TO DO:
Please write out the listing exactly, with nothing altered.
(GIVEN RECORDS begins)
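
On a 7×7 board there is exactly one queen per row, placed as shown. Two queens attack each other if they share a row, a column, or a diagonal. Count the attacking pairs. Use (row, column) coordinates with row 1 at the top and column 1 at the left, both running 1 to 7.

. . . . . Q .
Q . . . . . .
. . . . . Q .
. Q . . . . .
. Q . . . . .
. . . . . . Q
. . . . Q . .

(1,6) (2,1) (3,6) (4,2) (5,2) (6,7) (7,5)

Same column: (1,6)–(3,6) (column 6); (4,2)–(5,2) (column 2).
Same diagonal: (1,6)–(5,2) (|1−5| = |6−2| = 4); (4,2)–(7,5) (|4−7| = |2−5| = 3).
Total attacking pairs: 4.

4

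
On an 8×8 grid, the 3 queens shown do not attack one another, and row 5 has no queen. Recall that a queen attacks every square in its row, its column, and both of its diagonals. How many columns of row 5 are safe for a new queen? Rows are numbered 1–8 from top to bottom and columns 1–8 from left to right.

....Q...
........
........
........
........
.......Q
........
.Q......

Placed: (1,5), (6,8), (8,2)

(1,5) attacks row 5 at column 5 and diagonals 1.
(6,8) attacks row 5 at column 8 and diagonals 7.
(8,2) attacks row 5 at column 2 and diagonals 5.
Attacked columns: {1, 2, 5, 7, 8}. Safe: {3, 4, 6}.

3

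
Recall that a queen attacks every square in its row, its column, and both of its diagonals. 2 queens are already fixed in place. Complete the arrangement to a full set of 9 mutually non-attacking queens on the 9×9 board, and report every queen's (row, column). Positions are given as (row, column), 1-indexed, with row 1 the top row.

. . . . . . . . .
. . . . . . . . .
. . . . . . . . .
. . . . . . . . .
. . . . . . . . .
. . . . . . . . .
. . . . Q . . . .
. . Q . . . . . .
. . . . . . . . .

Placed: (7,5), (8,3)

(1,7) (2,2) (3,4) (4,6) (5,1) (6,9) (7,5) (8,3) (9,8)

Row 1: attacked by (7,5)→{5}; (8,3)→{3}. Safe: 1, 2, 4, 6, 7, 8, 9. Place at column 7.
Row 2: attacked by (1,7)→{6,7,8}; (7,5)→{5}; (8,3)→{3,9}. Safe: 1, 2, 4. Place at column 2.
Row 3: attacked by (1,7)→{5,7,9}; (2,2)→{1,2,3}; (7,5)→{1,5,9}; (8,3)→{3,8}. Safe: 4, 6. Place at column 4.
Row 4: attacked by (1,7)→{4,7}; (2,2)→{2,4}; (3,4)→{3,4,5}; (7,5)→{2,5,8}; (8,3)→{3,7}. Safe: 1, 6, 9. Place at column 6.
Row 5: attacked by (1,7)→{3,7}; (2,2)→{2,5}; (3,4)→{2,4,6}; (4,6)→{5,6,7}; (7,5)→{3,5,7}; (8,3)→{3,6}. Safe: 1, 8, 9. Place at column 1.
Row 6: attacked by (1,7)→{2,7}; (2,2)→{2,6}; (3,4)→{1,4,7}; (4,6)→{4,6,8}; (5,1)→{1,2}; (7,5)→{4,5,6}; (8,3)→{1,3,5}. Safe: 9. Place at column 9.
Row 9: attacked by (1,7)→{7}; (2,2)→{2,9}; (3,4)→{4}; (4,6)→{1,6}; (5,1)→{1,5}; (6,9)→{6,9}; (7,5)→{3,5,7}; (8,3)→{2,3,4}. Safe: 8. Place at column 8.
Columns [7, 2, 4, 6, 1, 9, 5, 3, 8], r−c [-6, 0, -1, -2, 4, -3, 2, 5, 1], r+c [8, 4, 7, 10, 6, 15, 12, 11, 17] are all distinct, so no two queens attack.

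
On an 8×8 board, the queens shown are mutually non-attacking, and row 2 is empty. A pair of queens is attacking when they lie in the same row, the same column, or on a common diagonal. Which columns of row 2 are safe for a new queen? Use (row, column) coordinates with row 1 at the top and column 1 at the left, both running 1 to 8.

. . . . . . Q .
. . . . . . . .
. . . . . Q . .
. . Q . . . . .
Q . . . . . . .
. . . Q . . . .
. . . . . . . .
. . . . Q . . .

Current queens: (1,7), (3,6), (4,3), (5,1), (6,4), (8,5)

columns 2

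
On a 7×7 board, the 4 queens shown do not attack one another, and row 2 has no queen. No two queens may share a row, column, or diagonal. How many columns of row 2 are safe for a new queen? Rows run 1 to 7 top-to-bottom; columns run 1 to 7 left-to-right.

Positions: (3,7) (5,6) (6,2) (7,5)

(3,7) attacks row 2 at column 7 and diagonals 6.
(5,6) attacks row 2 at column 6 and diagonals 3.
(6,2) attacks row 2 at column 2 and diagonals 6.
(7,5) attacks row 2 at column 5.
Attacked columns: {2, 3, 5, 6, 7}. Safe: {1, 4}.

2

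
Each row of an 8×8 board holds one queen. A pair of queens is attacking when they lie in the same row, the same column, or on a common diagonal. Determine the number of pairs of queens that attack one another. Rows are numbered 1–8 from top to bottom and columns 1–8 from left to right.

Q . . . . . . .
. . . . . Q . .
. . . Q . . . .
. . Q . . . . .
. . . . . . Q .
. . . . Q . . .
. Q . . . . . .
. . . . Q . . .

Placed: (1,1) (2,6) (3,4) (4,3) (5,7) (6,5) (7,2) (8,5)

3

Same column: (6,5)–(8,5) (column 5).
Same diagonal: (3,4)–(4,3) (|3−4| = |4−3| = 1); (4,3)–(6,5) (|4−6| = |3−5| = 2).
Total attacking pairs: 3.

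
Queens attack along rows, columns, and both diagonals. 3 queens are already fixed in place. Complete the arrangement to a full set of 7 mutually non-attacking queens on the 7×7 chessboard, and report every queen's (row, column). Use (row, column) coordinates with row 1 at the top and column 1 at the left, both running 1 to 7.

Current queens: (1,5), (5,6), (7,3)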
(GIVEN RECORDS ends)
RESULT OF THIS TASK:
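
On a 7×7 board there is exactly one queen per row, placed as shown. Two queens attack each other if they share a row, a column, or a diagonal. Count the attacking pairs. Use (row, column) coordinates with row 1 at the top and column 1 at the left, both running 1 to 7.

. . . . . Q .
Q . . . . . .
. . . . . Q .
. Q . . . . .
. Q . . . . .
. . . . . . Q
. . . . Q . .

(1,6) (2,1) (3,6) (4,2) (5,2) (6,7) (7,5)

Same column: (1,6)–(3,6) (column 6); (4,2)–(5,2) (column 2).
Same diagonal: (1,6)–(5,2) (|1−5| = |6−2| = 4); (4,2)–(7,5) (|4−7| = |2−5| = 3).
Total attacking pairs: 4.

4

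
On an 8×8 grid, the 3 queens shown do not attack one another, and row 5 has no queen. Recall that a queen attacks every square in its row, its column, and both of its diagonals. How many columns of row 5 are safe for a new queen? Rows are numbered 1–8 from top to bottom and columns 1–8 from left to right.

....Q...
........
........
........
........
.......Q
........
.Q......

Placed: (1,5), (6,8), (8,2)

(1,5) attacks row 5 at column 5 and diagonals 1.
(6,8) attacks row 5 at column 8 and diagonals 7.
(8,2) attacks row 5 at column 2 and diagonals 5.
Attacked columns: {1, 2, 5, 7, 8}. Safe: {3, 4, 6}.

3

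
Recall that a queen attacks every square in its row, its column, and both of its diagonals. 2 queens are already fixed in place. Complete the arrangement to a full set of 9 mutually non-attacking queens on the 9×9 board, and report every queen's (row, column). Positions are given as (row, column), 1-indexed, with row 1 the top row.

. . . . . . . . .
. . . . . . . . .
. . . . . . . . .
. . . . . . . . .
. . . . . . . . .
. . . . . . . . .
. . . . Q . . . .
. . Q . . . . . .
. . . . . . . . .

Placed: (7,5), (8,3)

(1,7) (2,2) (3,4) (4,6) (5,1) (6,9) (7,5) (8,3) (9,8)

Row 1: attacked by (7,5)→{5}; (8,3)→{3}. Safe: 1, 2, 4, 6, 7, 8, 9. Place at column 7.
Row 2: attacked by (1,7)→{6,7,8}; (7,5)→{5}; (8,3)→{3,9}. Safe: 1, 2, 4. Place at column 2.
Row 3: attacked by (1,7)→{5,7,9}; (2,2)→{1,2,3}; (7,5)→{1,5,9}; (8,3)→{3,8}. Safe: 4, 6. Place at column 4.
Row 4: attacked by (1,7)→{4,7}; (2,2)→{2,4}; (3,4)→{3,4,5}; (7,5)→{2,5,8}; (8,3)→{3,7}. Safe: 1, 6, 9. Place at column 6.
Row 5: attacked by (1,7)→{3,7}; (2,2)→{2,5}; (3,4)→{2,4,6}; (4,6)→{5,6,7}; (7,5)→{3,5,7}; (8,3)→{3,6}. Safe: 1, 8, 9. Place at column 1.
Row 6: attacked by (1,7)→{2,7}; (2,2)→{2,6}; (3,4)→{1,4,7}; (4,6)→{4,6,8}; (5,1)→{1,2}; (7,5)→{4,5,6}; (8,3)→{1,3,5}. Safe: 9. Place at column 9.
Row 9: attacked by (1,7)→{7}; (2,2)→{2,9}; (3,4)→{4}; (4,6)→{1,6}; (5,1)→{1,5}; (6,9)→{6,9}; (7,5)→{3,5,7}; (8,3)→{2,3,4}. Safe: 8. Place at column 8.
Columns [7, 2, 4, 6, 1, 9, 5, 3, 8], r−c [-6, 0, -1, -2, 4, -3, 2, 5, 1], r+c [8, 4, 7, 10, 6, 15, 12, 11, 17] are all distinct, so no two queens attack.

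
On an 8×8 board, the queens shown are mutually non-attacking, and row 2 is empty. A pair of queens is attacking when they lie in the same row, the same column, or on a common diagonal. Which columns of row 2 are safe for a new queen? Use (row, column) coordinates with row 1 at the top and column 1 at the left, both running 1 to 8.

. . . . . . Q .
. . . . . . . .
. . . . . Q . .
. . Q . . . . .
Q . . . . . . .
. . . Q . . . .
. . . . . . . .
. . . . Q . . .

Current queens: (1,7), (3,6), (4,3), (5,1), (6,4), (8,5)

columns 2

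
On a 7×7 board, the 4 queens shown do not attack one another, and row 2 has no queen. No two queens may share a row, column, or diagonal. How many columns of row 2 are safe for a new queen? Rows run 1 to 7 top-to-bottom; columns run 1 to 7 left-to-right.

Positions: (3,7) (5,6) (6,2) (7,5)

(3,7) attacks row 2 at column 7 and diagonals 6.
(5,6) attacks row 2 at column 6 and diagonals 3.
(6,2) attacks row 2 at column 2 and diagonals 6.
(7,5) attacks row 2 at column 5.
Attacked columns: {2, 3, 5, 6, 7}. Safe: {1, 4}.

2

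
Each row of an 8×8 board holds one queen. A pair of queens is attacking when they lie in the same row, the same column, or on a common diagonal. Determine the number of pairs of queens that attack one another. Rows are numbered 1–8 from top to bottom and columns 1–8 from left to right.

Q . . . . . . .
. . . . . Q . .
. . . Q . . . .
. . Q . . . . .
. . . . . . Q .
. . . . Q . . .
. Q . . . . . .
. . . . Q . . .

Placed: (1,1) (2,6) (3,4) (4,3) (5,7) (6,5) (7,2) (8,5)

3

Same column: (6,5)–(8,5) (column 5).
Same diagonal: (3,4)–(4,3) (|3−4| = |4−3| = 1); (4,3)–(6,5) (|4−6| = |3−5| = 2).
Total attacking pairs: 3.

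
Queens attack along rows, columns, and both diagonals. 3 queens are already fixed in place. Complete the arrangement to a full set of 7 mutually non-attacking queens on the 7×7 chessboard, and report every queen's (row, column). Use (row, column) coordinates with row 1 at the top and column 1 at the left, both running 1 to 7.

Current queens: (1,5), (5,6), (7,3)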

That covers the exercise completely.